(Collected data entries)
[Start of section]
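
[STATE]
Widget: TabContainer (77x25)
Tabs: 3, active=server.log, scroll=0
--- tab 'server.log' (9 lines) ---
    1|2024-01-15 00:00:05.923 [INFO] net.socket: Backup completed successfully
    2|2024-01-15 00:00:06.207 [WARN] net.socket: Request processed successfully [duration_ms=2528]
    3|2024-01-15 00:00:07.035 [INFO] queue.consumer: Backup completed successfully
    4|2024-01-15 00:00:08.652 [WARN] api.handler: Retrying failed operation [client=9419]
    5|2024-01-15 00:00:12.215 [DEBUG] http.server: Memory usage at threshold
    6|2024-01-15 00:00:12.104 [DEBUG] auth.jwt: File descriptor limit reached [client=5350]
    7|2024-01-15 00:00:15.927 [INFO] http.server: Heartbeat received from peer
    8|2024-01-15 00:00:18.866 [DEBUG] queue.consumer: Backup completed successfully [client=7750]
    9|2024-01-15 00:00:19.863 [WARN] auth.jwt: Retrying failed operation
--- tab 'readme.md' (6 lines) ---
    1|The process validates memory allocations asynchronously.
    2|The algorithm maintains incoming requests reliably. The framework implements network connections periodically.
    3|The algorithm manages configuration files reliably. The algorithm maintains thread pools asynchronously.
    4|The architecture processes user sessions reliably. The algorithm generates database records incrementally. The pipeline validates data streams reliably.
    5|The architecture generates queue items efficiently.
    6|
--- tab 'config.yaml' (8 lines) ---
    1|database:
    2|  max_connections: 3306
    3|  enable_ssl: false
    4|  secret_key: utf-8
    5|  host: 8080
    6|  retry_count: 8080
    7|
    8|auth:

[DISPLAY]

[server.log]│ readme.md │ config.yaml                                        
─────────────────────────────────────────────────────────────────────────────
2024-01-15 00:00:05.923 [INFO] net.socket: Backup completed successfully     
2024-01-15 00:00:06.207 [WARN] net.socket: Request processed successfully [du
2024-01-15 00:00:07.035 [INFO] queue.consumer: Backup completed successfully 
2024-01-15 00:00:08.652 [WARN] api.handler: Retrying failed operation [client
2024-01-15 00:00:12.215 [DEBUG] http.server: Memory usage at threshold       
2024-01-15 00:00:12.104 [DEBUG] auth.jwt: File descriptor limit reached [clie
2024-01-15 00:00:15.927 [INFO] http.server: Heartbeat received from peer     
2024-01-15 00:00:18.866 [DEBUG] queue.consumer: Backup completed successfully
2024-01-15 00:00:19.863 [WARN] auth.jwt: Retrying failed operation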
[End of section]
## ABOUT THIS EXERCISE
Give back the data above exactly, so that every line matches.

## RESPONSE TO THIS TASK
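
[STATE]
Widget: TabContainer (77x25)
Tabs: 3, active=server.log, scroll=0
--- tab 'server.log' (9 lines) ---
    1|2024-01-15 00:00:05.923 [INFO] net.socket: Backup completed successfully
    2|2024-01-15 00:00:06.207 [WARN] net.socket: Request processed successfully [duration_ms=2528]
    3|2024-01-15 00:00:07.035 [INFO] queue.consumer: Backup completed successfully
    4|2024-01-15 00:00:08.652 [WARN] api.handler: Retrying failed operation [client=9419]
    5|2024-01-15 00:00:12.215 [DEBUG] http.server: Memory usage at threshold
    6|2024-01-15 00:00:12.104 [DEBUG] auth.jwt: File descriptor limit reached [client=5350]
    7|2024-01-15 00:00:15.927 [INFO] http.server: Heartbeat received from peer
    8|2024-01-15 00:00:18.866 [DEBUG] queue.consumer: Backup completed successfully [client=7750]
    9|2024-01-15 00:00:19.863 [WARN] auth.jwt: Retrying failed operation
--- tab 'readme.md' (6 lines) ---
    1|The process validates memory allocations asynchronously.
    2|The algorithm maintains incoming requests reliably. The framework implements network connections periodically.
    3|The algorithm manages configuration files reliably. The algorithm maintains thread pools asynchronously.
    4|The architecture processes user sessions reliably. The algorithm generates database records incrementally. The pipeline validates data streams reliably.
    5|The architecture generates queue items efficiently.
    6|
--- tab 'config.yaml' (8 lines) ---
    1|database:
    2|  max_connections: 3306
    3|  enable_ssl: false
    4|  secret_key: utf-8
    5|  host: 8080
    6|  retry_count: 8080
    7|
    8|auth:

[DISPLAY]

[server.log]│ readme.md │ config.yaml                                        
─────────────────────────────────────────────────────────────────────────────
2024-01-15 00:00:05.923 [INFO] net.socket: Backup completed successfully     
2024-01-15 00:00:06.207 [WARN] net.socket: Request processed successfully [du
2024-01-15 00:00:07.035 [INFO] queue.consumer: Backup completed successfully 
2024-01-15 00:00:08.652 [WARN] api.handler: Retrying failed operation [client
2024-01-15 00:00:12.215 [DEBUG] http.server: Memory usage at threshold       
2024-01-15 00:00:12.104 [DEBUG] auth.jwt: File descriptor limit reached [clie
2024-01-15 00:00:15.927 [INFO] http.server: Heartbeat received from peer     
2024-01-15 00:00:18.866 [DEBUG] queue.consumer: Backup completed successfully
2024-01-15 00:00:19.863 [WARN] auth.jwt: Retrying failed operation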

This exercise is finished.